Records for the exercise —

::::::::

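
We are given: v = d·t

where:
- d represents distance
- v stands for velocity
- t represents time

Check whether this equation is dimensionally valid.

No

d (distance) has dimensions [L].
v (velocity) has dimensions [L T^-1].
t (time) has dimensions [T].

Left side: [L T^-1]
Right side: [L T]

The two sides have different dimensions, so the equation is NOT dimensionally consistent.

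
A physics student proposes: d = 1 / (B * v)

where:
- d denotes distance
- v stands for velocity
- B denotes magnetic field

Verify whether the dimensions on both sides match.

No

d (distance) has dimensions [L].
v (velocity) has dimensions [L T^-1].
B (magnetic field) has dimensions [I^-1 M T^-2].

Left side: [L]
Right side: [I L^-1 M^-1 T^3]

The two sides have different dimensions, so the equation is NOT dimensionally consistent.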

::::::::

Task prompt — Search the entries above for lines holding the string "denotes", then report only how many there are.

Problem solution — 2